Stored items
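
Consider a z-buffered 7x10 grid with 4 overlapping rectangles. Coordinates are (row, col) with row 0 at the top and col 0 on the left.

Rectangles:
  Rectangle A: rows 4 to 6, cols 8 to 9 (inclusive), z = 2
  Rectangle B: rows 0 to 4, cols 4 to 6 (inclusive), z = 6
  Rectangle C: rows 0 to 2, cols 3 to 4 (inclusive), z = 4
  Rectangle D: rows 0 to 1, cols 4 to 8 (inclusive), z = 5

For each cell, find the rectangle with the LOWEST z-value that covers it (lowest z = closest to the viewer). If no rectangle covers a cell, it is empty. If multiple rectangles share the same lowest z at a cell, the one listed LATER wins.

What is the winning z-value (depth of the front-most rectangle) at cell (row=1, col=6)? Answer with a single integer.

Check cell (1,6):
  A: rows 4-6 cols 8-9 -> outside (row miss)
  B: rows 0-4 cols 4-6 z=6 -> covers; best now B (z=6)
  C: rows 0-2 cols 3-4 -> outside (col miss)
  D: rows 0-1 cols 4-8 z=5 -> covers; best now D (z=5)
Winner: D at z=5

Answer: 5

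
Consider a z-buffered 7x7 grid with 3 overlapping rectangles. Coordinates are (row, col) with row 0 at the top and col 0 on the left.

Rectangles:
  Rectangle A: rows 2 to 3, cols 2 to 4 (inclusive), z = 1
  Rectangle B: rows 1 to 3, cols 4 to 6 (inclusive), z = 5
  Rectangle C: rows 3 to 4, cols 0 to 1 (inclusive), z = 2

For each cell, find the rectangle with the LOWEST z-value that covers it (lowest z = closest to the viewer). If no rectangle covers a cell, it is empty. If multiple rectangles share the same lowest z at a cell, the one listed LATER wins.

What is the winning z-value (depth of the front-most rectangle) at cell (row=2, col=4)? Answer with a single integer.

Check cell (2,4):
  A: rows 2-3 cols 2-4 z=1 -> covers; best now A (z=1)
  B: rows 1-3 cols 4-6 z=5 -> covers; best now A (z=1)
  C: rows 3-4 cols 0-1 -> outside (row miss)
Winner: A at z=1

Answer: 1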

• Action item: Please write out the data again exactly as it stands.

• Answer to this problem:
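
Consider a z-buffered 7x10 grid with 4 overlapping rectangles. Coordinates are (row, col) with row 0 at the top and col 0 on the left.

Rectangles:
  Rectangle A: rows 4 to 6, cols 8 to 9 (inclusive), z = 2
  Rectangle B: rows 0 to 4, cols 4 to 6 (inclusive), z = 6
  Rectangle C: rows 0 to 2, cols 3 to 4 (inclusive), z = 4
  Rectangle D: rows 0 to 1, cols 4 to 8 (inclusive), z = 5

For each cell, find the rectangle with the LOWEST z-value that covers it (lowest z = closest to the viewer). If no rectangle covers a cell, it is empty. If multiple rectangles share the same lowest z at a cell, the one listed LATER wins.

What is the winning z-value (depth of the front-most rectangle) at cell (row=1, col=6)? Answer with a single integer.

Check cell (1,6):
  A: rows 4-6 cols 8-9 -> outside (row miss)
  B: rows 0-4 cols 4-6 z=6 -> covers; best now B (z=6)
  C: rows 0-2 cols 3-4 -> outside (col miss)
  D: rows 0-1 cols 4-8 z=5 -> covers; best now D (z=5)
Winner: D at z=5

Answer: 5

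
Consider a z-buffered 7x7 grid with 3 overlapping rectangles. Coordinates are (row, col) with row 0 at the top and col 0 on the left.

Rectangles:
  Rectangle A: rows 2 to 3, cols 2 to 4 (inclusive), z = 1
  Rectangle B: rows 1 to 3, cols 4 to 6 (inclusive), z = 5
  Rectangle C: rows 3 to 4, cols 0 to 1 (inclusive), z = 2

For each cell, find the rectangle with the LOWEST z-value that covers it (lowest z = closest to the viewer). If no rectangle covers a cell, it is empty. If multiple rectangles share the same lowest z at a cell, the one listed LATER wins.

What is the winning z-value (depth of the front-most rectangle) at cell (row=2, col=4)? Answer with a single integer.

Check cell (2,4):
  A: rows 2-3 cols 2-4 z=1 -> covers; best now A (z=1)
  B: rows 1-3 cols 4-6 z=5 -> covers; best now A (z=1)
  C: rows 3-4 cols 0-1 -> outside (row miss)
Winner: A at z=1

Answer: 1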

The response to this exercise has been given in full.